Activity: Set down exactly the lines from the one containing "Is the following" through the end of the records below, both included, and nothing else.

Data shown:

------------------------

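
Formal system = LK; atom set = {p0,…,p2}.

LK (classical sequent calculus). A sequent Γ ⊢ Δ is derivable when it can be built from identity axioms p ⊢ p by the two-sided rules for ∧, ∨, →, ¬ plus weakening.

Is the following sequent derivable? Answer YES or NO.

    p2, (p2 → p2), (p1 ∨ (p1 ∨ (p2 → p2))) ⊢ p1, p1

Enumerate valuations to refute Γ ⊢ Δ:
  v=000: Γ:[p2=F, (p2 → p2)=T, (p1 ∨ (p1 ∨ (p2 → p2)))=T] Δ:[p1=F, p1=F] refutes=False
  v=001: Γ:[p2=T, (p2 → p2)=T, (p1 ∨ (p1 ∨ (p2 → p2)))=T] Δ:[p1=F, p1=F] refutes=True  ← countermodel

Result: NO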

------------------------

Response area:
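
Is the following sequent derivable? Answer YES or NO.

    p2, (p2 → p2), (p1 ∨ (p1 ∨ (p2 → p2))) ⊢ p1, p1

Enumerate valuations to refute Γ ⊢ Δ:
  v=000: Γ:[p2=F, (p2 → p2)=T, (p1 ∨ (p1 ∨ (p2 → p2)))=T] Δ:[p1=F, p1=F] refutes=False
  v=001: Γ:[p2=T, (p2 → p2)=T, (p1 ∨ (p1 ∨ (p2 → p2)))=T] Δ:[p1=F, p1=F] refutes=True  ← countermodel

Result: NO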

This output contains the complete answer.